TASK DIRECTIONS — Look through the records below and copy each line that includes the word "Gather".

*-*-*

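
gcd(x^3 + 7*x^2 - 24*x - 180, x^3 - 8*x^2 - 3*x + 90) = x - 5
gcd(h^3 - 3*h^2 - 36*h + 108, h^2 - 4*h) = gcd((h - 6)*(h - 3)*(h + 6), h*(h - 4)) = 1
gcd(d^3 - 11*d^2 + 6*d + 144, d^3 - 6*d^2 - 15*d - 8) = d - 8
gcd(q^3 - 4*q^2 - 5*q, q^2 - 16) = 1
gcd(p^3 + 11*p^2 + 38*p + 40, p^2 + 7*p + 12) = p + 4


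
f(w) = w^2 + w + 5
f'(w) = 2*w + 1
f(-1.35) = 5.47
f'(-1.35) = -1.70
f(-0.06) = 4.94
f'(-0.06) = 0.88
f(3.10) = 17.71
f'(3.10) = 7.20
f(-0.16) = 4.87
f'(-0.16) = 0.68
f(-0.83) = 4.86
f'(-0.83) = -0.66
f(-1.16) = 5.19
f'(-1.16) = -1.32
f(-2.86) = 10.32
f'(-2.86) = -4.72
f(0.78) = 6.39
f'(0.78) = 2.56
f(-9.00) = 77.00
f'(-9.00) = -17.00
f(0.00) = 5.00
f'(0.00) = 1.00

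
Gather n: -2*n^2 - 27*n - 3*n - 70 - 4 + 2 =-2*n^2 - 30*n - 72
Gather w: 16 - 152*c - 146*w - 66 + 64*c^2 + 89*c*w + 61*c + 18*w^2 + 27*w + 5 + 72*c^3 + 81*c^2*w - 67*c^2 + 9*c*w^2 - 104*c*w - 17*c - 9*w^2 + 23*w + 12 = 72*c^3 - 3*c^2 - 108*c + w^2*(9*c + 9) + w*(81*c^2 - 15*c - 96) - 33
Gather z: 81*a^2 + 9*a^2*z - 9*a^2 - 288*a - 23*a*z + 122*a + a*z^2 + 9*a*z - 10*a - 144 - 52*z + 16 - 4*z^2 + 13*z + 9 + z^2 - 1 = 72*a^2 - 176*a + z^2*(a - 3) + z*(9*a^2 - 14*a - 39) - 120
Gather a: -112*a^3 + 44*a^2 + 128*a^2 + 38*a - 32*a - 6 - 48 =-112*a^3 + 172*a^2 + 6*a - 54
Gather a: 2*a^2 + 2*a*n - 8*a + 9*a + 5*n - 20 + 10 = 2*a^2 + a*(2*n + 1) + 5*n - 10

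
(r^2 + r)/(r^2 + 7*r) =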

*-*-*

PROBLEM SOLUTION —
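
Gather n: -2*n^2 - 27*n - 3*n - 70 - 4 + 2 =-2*n^2 - 30*n - 72
Gather w: 16 - 152*c - 146*w - 66 + 64*c^2 + 89*c*w + 61*c + 18*w^2 + 27*w + 5 + 72*c^3 + 81*c^2*w - 67*c^2 + 9*c*w^2 - 104*c*w - 17*c - 9*w^2 + 23*w + 12 = 72*c^3 - 3*c^2 - 108*c + w^2*(9*c + 9) + w*(81*c^2 - 15*c - 96) - 33
Gather z: 81*a^2 + 9*a^2*z - 9*a^2 - 288*a - 23*a*z + 122*a + a*z^2 + 9*a*z - 10*a - 144 - 52*z + 16 - 4*z^2 + 13*z + 9 + z^2 - 1 = 72*a^2 - 176*a + z^2*(a - 3) + z*(9*a^2 - 14*a - 39) - 120
Gather a: -112*a^3 + 44*a^2 + 128*a^2 + 38*a - 32*a - 6 - 48 =-112*a^3 + 172*a^2 + 6*a - 54
Gather a: 2*a^2 + 2*a*n - 8*a + 9*a + 5*n - 20 + 10 = 2*a^2 + a*(2*n + 1) + 5*n - 10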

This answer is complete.